_What you will do:_ Would you output all the data exactly as it stands?

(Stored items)
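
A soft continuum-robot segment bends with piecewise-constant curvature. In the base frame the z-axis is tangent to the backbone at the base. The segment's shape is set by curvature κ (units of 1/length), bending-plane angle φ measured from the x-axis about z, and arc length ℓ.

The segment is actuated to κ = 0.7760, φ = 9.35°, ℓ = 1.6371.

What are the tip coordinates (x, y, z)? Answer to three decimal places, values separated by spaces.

0.895 0.147 1.231

θ = κ·ℓ = 0.7760 × 1.6371 = 1.27039 rad
ρ = (1 − cos θ)/κ = (1 − 0.29591)/0.7760 = 0.90733
z = sin θ / κ = 0.95522/0.7760 = 1.23095
x = ρ cos φ = 0.90733 × cos(9.35°) = 0.89528
y = ρ sin φ = 0.90733 × sin(9.35°) = 0.14741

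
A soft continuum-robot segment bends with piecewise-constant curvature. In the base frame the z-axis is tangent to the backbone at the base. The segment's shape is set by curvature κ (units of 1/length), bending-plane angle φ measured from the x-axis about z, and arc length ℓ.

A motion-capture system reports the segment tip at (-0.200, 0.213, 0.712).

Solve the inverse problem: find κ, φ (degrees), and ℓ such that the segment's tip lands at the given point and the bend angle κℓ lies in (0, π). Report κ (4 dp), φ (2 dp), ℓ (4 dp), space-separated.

0.9866 133.20 0.7894

ρ = √(x²+y²) = √(-0.200² + 0.213²) = 0.29218
φ = atan2(y, x) mod 360° = atan2(0.213, -0.200) = 133.1971°
|p|² = ρ² + z² = 0.29218² + 0.712² = 0.59231
κ = 2ρ / |p|² = 2×0.29218 / 0.59231 = 0.98657
θ = 2·atan2(ρ, z) = 2·atan2(0.29218, 0.712) = 0.77882 rad
ℓ = θ/κ = 0.77882/0.98657 = 0.78942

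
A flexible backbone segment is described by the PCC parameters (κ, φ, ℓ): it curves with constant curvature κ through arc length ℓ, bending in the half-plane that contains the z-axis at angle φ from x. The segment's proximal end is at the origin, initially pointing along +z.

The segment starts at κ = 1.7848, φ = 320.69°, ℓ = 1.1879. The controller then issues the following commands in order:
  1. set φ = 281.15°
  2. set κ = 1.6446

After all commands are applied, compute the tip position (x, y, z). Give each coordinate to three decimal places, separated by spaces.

0.162 -0.819 0.564

initial: κ=1.7848, φ=320.69°, ℓ=1.1879
cmd 1: set φ=281.15° → (κ,φ,ℓ)=(1.7848,281.15°,1.1879) → tip=(0.1649,-0.8367,0.4778)
cmd 2: set κ=1.6446 → (κ,φ,ℓ)=(1.6446,281.15°,1.1879) → tip=(0.1615,-0.8194,0.5640)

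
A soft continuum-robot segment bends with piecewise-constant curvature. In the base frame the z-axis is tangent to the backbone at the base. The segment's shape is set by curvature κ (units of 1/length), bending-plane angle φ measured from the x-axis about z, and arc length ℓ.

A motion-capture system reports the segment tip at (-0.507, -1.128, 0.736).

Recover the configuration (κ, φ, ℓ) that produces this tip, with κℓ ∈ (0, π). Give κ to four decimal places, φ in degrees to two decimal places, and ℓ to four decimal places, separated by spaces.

ρ = √(x²+y²) = √(-0.507² + -1.128²) = 1.23670
φ = atan2(y, x) mod 360° = atan2(-1.128, -0.507) = 245.7976°
|p|² = ρ² + z² = 1.23670² + 0.736² = 2.07113
κ = 2ρ / |p|² = 2×1.23670 / 2.07113 = 1.19423
θ = 2·atan2(ρ, z) = 2·atan2(1.23670, 0.736) = 2.06793 rad
ℓ = θ/κ = 2.06793/1.19423 = 1.73160

1.1942 245.80 1.7316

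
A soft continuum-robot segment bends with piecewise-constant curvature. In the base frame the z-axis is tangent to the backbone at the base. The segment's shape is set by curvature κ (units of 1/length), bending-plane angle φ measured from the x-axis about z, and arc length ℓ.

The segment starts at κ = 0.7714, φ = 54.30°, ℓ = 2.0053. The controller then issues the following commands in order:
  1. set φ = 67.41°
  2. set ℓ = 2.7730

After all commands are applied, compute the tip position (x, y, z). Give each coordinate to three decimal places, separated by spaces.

initial: κ=0.7714, φ=54.30°, ℓ=2.0053
cmd 1: set φ=67.41° → (κ,φ,ℓ)=(0.7714,67.41°,2.0053) → tip=(0.4861,1.1683,1.2960)
cmd 2: set ℓ=2.7730 → (κ,φ,ℓ)=(0.7714,67.41°,2.7730) → tip=(0.7660,1.8410,1.0926)

0.766 1.841 1.093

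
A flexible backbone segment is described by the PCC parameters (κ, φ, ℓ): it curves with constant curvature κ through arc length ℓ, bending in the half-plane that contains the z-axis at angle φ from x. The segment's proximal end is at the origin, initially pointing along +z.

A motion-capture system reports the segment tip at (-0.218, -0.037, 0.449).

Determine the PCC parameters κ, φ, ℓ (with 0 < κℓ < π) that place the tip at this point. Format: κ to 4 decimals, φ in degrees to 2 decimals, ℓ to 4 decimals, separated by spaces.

ρ = √(x²+y²) = √(-0.218² + -0.037²) = 0.22112
φ = atan2(y, x) mod 360° = atan2(-0.037, -0.218) = 189.6327°
|p|² = ρ² + z² = 0.22112² + 0.449² = 0.25049
κ = 2ρ / |p|² = 2×0.22112 / 0.25049 = 1.76545
θ = 2·atan2(ρ, z) = 2·atan2(0.22112, 0.449) = 0.91521 rad
ℓ = θ/κ = 0.91521/1.76545 = 0.51840

1.7655 189.63 0.5184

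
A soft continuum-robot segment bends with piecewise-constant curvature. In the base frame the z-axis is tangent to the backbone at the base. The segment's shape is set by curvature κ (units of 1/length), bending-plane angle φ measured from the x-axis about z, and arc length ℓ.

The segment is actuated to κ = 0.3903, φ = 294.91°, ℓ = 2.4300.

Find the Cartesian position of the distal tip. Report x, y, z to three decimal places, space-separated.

θ = κ·ℓ = 0.3903 × 2.4300 = 0.94843 rad
ρ = (1 − cos θ)/κ = (1 − 0.58296)/0.3903 = 1.06851
z = sin θ / κ = 0.81250/0.3903 = 2.08173
x = ρ cos φ = 1.06851 × cos(294.91°) = 0.45005
y = ρ sin φ = 1.06851 × sin(294.91°) = -0.96911

0.450 -0.969 2.082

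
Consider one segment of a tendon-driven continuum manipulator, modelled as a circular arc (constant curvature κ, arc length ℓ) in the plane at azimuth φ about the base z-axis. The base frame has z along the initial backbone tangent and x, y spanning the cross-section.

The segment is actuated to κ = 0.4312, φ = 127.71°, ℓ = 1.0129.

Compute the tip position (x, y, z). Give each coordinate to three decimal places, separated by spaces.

θ = κ·ℓ = 0.4312 × 1.0129 = 0.43676 rad
ρ = (1 − cos θ)/κ = (1 − 0.90613)/0.4312 = 0.21770
z = sin θ / κ = 0.42301/0.4312 = 0.98100
x = ρ cos φ = 0.21770 × cos(127.71°) = -0.13316
y = ρ sin φ = 0.21770 × sin(127.71°) = 0.17223

-0.133 0.172 0.981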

_Exercise response:_
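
A soft continuum-robot segment bends with piecewise-constant curvature. In the base frame the z-axis is tangent to the backbone at the base. The segment's shape is set by curvature κ (units of 1/length), bending-plane angle φ measured from the x-axis about z, and arc length ℓ.

The segment is actuated to κ = 0.7760, φ = 9.35°, ℓ = 1.6371.

What are the tip coordinates (x, y, z)? Answer to three decimal places, values separated by spaces.

0.895 0.147 1.231

θ = κ·ℓ = 0.7760 × 1.6371 = 1.27039 rad
ρ = (1 − cos θ)/κ = (1 − 0.29591)/0.7760 = 0.90733
z = sin θ / κ = 0.95522/0.7760 = 1.23095
x = ρ cos φ = 0.90733 × cos(9.35°) = 0.89528
y = ρ sin φ = 0.90733 × sin(9.35°) = 0.14741

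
A soft continuum-robot segment bends with piecewise-constant curvature. In the base frame the z-axis is tangent to the backbone at the base. The segment's shape is set by curvature κ (units of 1/length), bending-plane angle φ measured from the x-axis about z, and arc length ℓ.

A motion-capture system reports the segment tip at (-0.200, 0.213, 0.712).

Solve the inverse problem: find κ, φ (degrees), and ℓ such that the segment's tip lands at the given point and the bend angle κℓ lies in (0, π). Report κ (4 dp), φ (2 dp), ℓ (4 dp), space-separated.

0.9866 133.20 0.7894

ρ = √(x²+y²) = √(-0.200² + 0.213²) = 0.29218
φ = atan2(y, x) mod 360° = atan2(0.213, -0.200) = 133.1971°
|p|² = ρ² + z² = 0.29218² + 0.712² = 0.59231
κ = 2ρ / |p|² = 2×0.29218 / 0.59231 = 0.98657
θ = 2·atan2(ρ, z) = 2·atan2(0.29218, 0.712) = 0.77882 rad
ℓ = θ/κ = 0.77882/0.98657 = 0.78942

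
A flexible backbone segment is described by the PCC parameters (κ, φ, ℓ): it curves with constant curvature κ through arc length ℓ, bending in the half-plane that contains the z-axis at angle φ from x. The segment's proximal end is at the origin, initially pointing along +z.

The segment starts at κ = 1.7848, φ = 320.69°, ℓ = 1.1879. The controller then issues the following commands in order:
  1. set φ = 281.15°
  2. set κ = 1.6446

After all commands are applied, compute the tip position (x, y, z). Give each coordinate to three decimal places, separated by spaces.

0.162 -0.819 0.564

initial: κ=1.7848, φ=320.69°, ℓ=1.1879
cmd 1: set φ=281.15° → (κ,φ,ℓ)=(1.7848,281.15°,1.1879) → tip=(0.1649,-0.8367,0.4778)
cmd 2: set κ=1.6446 → (κ,φ,ℓ)=(1.6446,281.15°,1.1879) → tip=(0.1615,-0.8194,0.5640)

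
A soft continuum-robot segment bends with piecewise-constant curvature. In the base frame the z-axis is tangent to the backbone at the base. The segment's shape is set by curvature κ (units of 1/length), bending-plane angle φ measured from the x-axis about z, and arc length ℓ.

A motion-capture system reports the segment tip at (-0.507, -1.128, 0.736).

Recover the configuration (κ, φ, ℓ) that produces this tip, with κℓ ∈ (0, π). Give κ to four decimal places, φ in degrees to two decimal places, and ℓ to four decimal places, separated by spaces.

ρ = √(x²+y²) = √(-0.507² + -1.128²) = 1.23670
φ = atan2(y, x) mod 360° = atan2(-1.128, -0.507) = 245.7976°
|p|² = ρ² + z² = 1.23670² + 0.736² = 2.07113
κ = 2ρ / |p|² = 2×1.23670 / 2.07113 = 1.19423
θ = 2·atan2(ρ, z) = 2·atan2(1.23670, 0.736) = 2.06793 rad
ℓ = θ/κ = 2.06793/1.19423 = 1.73160

1.1942 245.80 1.7316

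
A soft continuum-robot segment bends with piecewise-constant curvature. In the base frame the z-axis is tangent to the backbone at the base. The segment's shape is set by curvature κ (units of 1/length), bending-plane angle φ measured from the x-axis about z, and arc length ℓ.

The segment starts at κ = 0.7714, φ = 54.30°, ℓ = 2.0053. The controller then issues the following commands in order:
  1. set φ = 67.41°
  2. set ℓ = 2.7730

After all commands are applied, compute the tip position (x, y, z). Give each coordinate to three decimal places, separated by spaces.

initial: κ=0.7714, φ=54.30°, ℓ=2.0053
cmd 1: set φ=67.41° → (κ,φ,ℓ)=(0.7714,67.41°,2.0053) → tip=(0.4861,1.1683,1.2960)
cmd 2: set ℓ=2.7730 → (κ,φ,ℓ)=(0.7714,67.41°,2.7730) → tip=(0.7660,1.8410,1.0926)

0.766 1.841 1.093

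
A flexible backbone segment is described by the PCC parameters (κ, φ, ℓ): it curves with constant curvature κ through arc length ℓ, bending in the half-plane that contains the z-axis at angle φ from x. The segment's proximal end is at the origin, initially pointing along +z.

A motion-capture system reports the segment tip at (-0.218, -0.037, 0.449).

Determine the PCC parameters κ, φ, ℓ (with 0 < κℓ < π) that place the tip at this point. Format: κ to 4 decimals, φ in degrees to 2 decimals, ℓ to 4 decimals, separated by spaces.

ρ = √(x²+y²) = √(-0.218² + -0.037²) = 0.22112
φ = atan2(y, x) mod 360° = atan2(-0.037, -0.218) = 189.6327°
|p|² = ρ² + z² = 0.22112² + 0.449² = 0.25049
κ = 2ρ / |p|² = 2×0.22112 / 0.25049 = 1.76545
θ = 2·atan2(ρ, z) = 2·atan2(0.22112, 0.449) = 0.91521 rad
ℓ = θ/κ = 0.91521/1.76545 = 0.51840

1.7655 189.63 0.5184

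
A soft continuum-robot segment bends with piecewise-constant curvature. In the base frame the z-axis is tangent to the backbone at the base. The segment's shape is set by curvature κ (units of 1/length), bending-plane angle φ measured from the x-axis about z, and arc length ℓ.

The segment is actuated to κ = 0.3903, φ = 294.91°, ℓ = 2.4300.

Find the Cartesian position of the distal tip. Report x, y, z to three decimal places, space-separated.

θ = κ·ℓ = 0.3903 × 2.4300 = 0.94843 rad
ρ = (1 − cos θ)/κ = (1 − 0.58296)/0.3903 = 1.06851
z = sin θ / κ = 0.81250/0.3903 = 2.08173
x = ρ cos φ = 1.06851 × cos(294.91°) = 0.45005
y = ρ sin φ = 1.06851 × sin(294.91°) = -0.96911

0.450 -0.969 2.082

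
Consider one segment of a tendon-driven continuum manipulator, modelled as a circular arc (constant curvature κ, arc length ℓ) in the plane at azimuth φ about the base z-axis. The base frame has z along the initial backbone tangent and x, y spanning the cross-section.

The segment is actuated to κ = 0.4312, φ = 127.71°, ℓ = 1.0129.

Compute the tip position (x, y, z). Give each coordinate to three decimal places, separated by spaces.

θ = κ·ℓ = 0.4312 × 1.0129 = 0.43676 rad
ρ = (1 − cos θ)/κ = (1 − 0.90613)/0.4312 = 0.21770
z = sin θ / κ = 0.42301/0.4312 = 0.98100
x = ρ cos φ = 0.21770 × cos(127.71°) = -0.13316
y = ρ sin φ = 0.21770 × sin(127.71°) = 0.17223

-0.133 0.172 0.981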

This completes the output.